** EXERCISE DATA follows **

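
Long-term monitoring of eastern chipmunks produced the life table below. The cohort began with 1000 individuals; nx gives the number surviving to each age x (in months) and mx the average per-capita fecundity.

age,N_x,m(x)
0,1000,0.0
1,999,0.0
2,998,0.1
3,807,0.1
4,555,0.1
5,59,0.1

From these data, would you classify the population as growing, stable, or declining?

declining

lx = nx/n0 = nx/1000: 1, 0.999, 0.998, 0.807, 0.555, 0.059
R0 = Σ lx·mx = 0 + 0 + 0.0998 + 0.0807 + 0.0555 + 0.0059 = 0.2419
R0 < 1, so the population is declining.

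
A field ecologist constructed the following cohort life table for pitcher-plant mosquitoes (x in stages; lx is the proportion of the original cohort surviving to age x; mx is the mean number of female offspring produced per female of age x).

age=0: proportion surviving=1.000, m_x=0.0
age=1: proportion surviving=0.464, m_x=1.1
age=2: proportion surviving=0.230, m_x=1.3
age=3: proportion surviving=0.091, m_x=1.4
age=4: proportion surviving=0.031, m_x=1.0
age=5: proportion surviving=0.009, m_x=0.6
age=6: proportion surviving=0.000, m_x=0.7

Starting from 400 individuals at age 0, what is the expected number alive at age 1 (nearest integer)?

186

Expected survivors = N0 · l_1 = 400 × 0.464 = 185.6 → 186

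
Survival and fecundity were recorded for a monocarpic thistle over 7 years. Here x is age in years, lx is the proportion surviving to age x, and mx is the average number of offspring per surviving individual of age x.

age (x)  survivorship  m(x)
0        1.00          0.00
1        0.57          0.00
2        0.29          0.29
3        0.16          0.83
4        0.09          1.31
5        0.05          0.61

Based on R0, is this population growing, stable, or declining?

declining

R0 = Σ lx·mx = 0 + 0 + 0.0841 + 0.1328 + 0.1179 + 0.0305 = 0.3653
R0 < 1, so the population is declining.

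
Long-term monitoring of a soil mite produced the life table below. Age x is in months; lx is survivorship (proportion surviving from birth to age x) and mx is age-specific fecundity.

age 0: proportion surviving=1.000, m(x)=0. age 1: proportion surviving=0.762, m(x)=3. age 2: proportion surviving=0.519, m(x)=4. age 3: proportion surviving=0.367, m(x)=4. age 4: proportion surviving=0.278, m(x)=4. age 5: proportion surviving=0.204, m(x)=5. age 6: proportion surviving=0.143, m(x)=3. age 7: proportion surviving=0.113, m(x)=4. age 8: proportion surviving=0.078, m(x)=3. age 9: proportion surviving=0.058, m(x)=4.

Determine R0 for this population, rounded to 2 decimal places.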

** End of EXERCISE DATA **

- **WHAT TO DO**:
Your answer must be an exact copy of every record.

- **WRITTEN REPLY**:
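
Long-term monitoring of eastern chipmunks produced the life table below. The cohort began with 1000 individuals; nx gives the number surviving to each age x (in months) and mx the average per-capita fecundity.

age,N_x,m(x)
0,1000,0.0
1,999,0.0
2,998,0.1
3,807,0.1
4,555,0.1
5,59,0.1

From these data, would you classify the population as growing, stable, or declining?

declining

lx = nx/n0 = nx/1000: 1, 0.999, 0.998, 0.807, 0.555, 0.059
R0 = Σ lx·mx = 0 + 0 + 0.0998 + 0.0807 + 0.0555 + 0.0059 = 0.2419
R0 < 1, so the population is declining.

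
A field ecologist constructed the following cohort life table for pitcher-plant mosquitoes (x in stages; lx is the proportion of the original cohort surviving to age x; mx is the mean number of female offspring produced per female of age x).

age=0: proportion surviving=1.000, m_x=0.0
age=1: proportion surviving=0.464, m_x=1.1
age=2: proportion surviving=0.230, m_x=1.3
age=3: proportion surviving=0.091, m_x=1.4
age=4: proportion surviving=0.031, m_x=1.0
age=5: proportion surviving=0.009, m_x=0.6
age=6: proportion surviving=0.000, m_x=0.7

Starting from 400 individuals at age 0, what is the expected number alive at age 1 (nearest integer)?

186

Expected survivors = N0 · l_1 = 400 × 0.464 = 185.6 → 186

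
Survival and fecundity were recorded for a monocarpic thistle over 7 years. Here x is age in years, lx is the proportion surviving to age x, and mx is the average number of offspring per surviving individual of age x.

age (x)  survivorship  m(x)
0        1.00          0.00
1        0.57          0.00
2        0.29          0.29
3        0.16          0.83
4        0.09          1.31
5        0.05          0.61

Based on R0, is this population growing, stable, or declining?

declining

R0 = Σ lx·mx = 0 + 0 + 0.0841 + 0.1328 + 0.1179 + 0.0305 = 0.3653
R0 < 1, so the population is declining.

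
Long-term monitoring of a soil mite produced the life table below. Age x is in months; lx is survivorship (proportion surviving from birth to age x) and mx is age-specific fecundity.

age 0: proportion surviving=1.000, m(x)=0. age 1: proportion surviving=0.762, m(x)=3. age 2: proportion surviving=0.519, m(x)=4. age 3: proportion surviving=0.367, m(x)=4. age 4: proportion surviving=0.278, m(x)=4. age 5: proportion surviving=0.204, m(x)=5. age 6: proportion surviving=0.143, m(x)=3. age 7: proportion surviving=0.113, m(x)=4. age 8: proportion surviving=0.078, m(x)=3. age 9: proportion surviving=0.058, m(x)=4.

Determine R0 for this population, rounded to 2 decimal places.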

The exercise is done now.